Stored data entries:
════════

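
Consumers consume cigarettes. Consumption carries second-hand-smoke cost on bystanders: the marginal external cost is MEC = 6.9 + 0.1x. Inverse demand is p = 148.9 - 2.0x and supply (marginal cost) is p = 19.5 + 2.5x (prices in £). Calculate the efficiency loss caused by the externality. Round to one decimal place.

Market equilibrium (private): 19.5 + 2.5x = 148.9 - 2.0x → x_m = 28.7556.
Social marginal benefit = demand − MEC = 142.0 - 2.1x.
Set SMB = MC: 142.0 - 2.1x = 19.5 + 2.5x → x* = 26.6304.
Between x* and x_m the wedge MC − SMB runs linearly from 0 to MEC(x_m), so the loss is a triangle.
DWL = ½ × 2.1252 × 9.7756 = 10.3876.

DWL = £10.4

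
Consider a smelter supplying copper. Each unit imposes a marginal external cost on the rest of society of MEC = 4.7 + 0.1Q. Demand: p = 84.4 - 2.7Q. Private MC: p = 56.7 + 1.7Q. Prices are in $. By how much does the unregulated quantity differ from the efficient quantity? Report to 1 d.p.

Market equilibrium (private): 56.7 + 1.7Q = 84.4 - 2.7Q → Q_m = 6.2955.
Social marginal cost = private MC + MEC = 61.4 + 1.8Q.
Set SMC = demand: 61.4 + 1.8Q = 84.4 - 2.7Q → Q* = 5.1111.
Gap = |6.2955 − 5.1111| = 1.1844.

1.2 units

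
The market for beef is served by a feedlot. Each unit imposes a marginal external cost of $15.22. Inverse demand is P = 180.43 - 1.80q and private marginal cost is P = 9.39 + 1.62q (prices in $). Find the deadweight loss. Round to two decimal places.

DWL = $33.87

Market equilibrium (private): 9.39 + 1.62q = 180.43 - 1.80q → q_m = 50.0117.
Social marginal cost = private MC + MEC = 24.61 + 1.62q.
Set SMC = demand: 24.61 + 1.62q = 180.43 - 1.80q → q* = 45.5614.
The loss is the area between SMC and demand from q* to q_m; with linear curves that's a triangle of height MEC(q_m).
DWL = ½ × 4.4503 × 15.2200 = 33.8668.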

════════

__YOUR GOAL__
Print each entry precisely. Include every line.

__PROBLEM SOLUTION__
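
Consumers consume cigarettes. Consumption carries second-hand-smoke cost on bystanders: the marginal external cost is MEC = 6.9 + 0.1x. Inverse demand is p = 148.9 - 2.0x and supply (marginal cost) is p = 19.5 + 2.5x (prices in £). Calculate the efficiency loss caused by the externality. Round to one decimal place.

Market equilibrium (private): 19.5 + 2.5x = 148.9 - 2.0x → x_m = 28.7556.
Social marginal benefit = demand − MEC = 142.0 - 2.1x.
Set SMB = MC: 142.0 - 2.1x = 19.5 + 2.5x → x* = 26.6304.
Between x* and x_m the wedge MC − SMB runs linearly from 0 to MEC(x_m), so the loss is a triangle.
DWL = ½ × 2.1252 × 9.7756 = 10.3876.

DWL = £10.4

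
Consider a smelter supplying copper. Each unit imposes a marginal external cost on the rest of society of MEC = 4.7 + 0.1Q. Demand: p = 84.4 - 2.7Q. Private MC: p = 56.7 + 1.7Q. Prices are in $. By how much does the unregulated quantity differ from the efficient quantity? Report to 1 d.p.

Market equilibrium (private): 56.7 + 1.7Q = 84.4 - 2.7Q → Q_m = 6.2955.
Social marginal cost = private MC + MEC = 61.4 + 1.8Q.
Set SMC = demand: 61.4 + 1.8Q = 84.4 - 2.7Q → Q* = 5.1111.
Gap = |6.2955 − 5.1111| = 1.1844.

1.2 units

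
The market for beef is served by a feedlot. Each unit imposes a marginal external cost of $15.22. Inverse demand is P = 180.43 - 1.80q and private marginal cost is P = 9.39 + 1.62q (prices in $). Find the deadweight loss. Round to two decimal places.

DWL = $33.87

Market equilibrium (private): 9.39 + 1.62q = 180.43 - 1.80q → q_m = 50.0117.
Social marginal cost = private MC + MEC = 24.61 + 1.62q.
Set SMC = demand: 24.61 + 1.62q = 180.43 - 1.80q → q* = 45.5614.
The loss is the area between SMC and demand from q* to q_m; with linear curves that's a triangle of height MEC(q_m).
DWL = ½ × 4.4503 × 15.2200 = 33.8668.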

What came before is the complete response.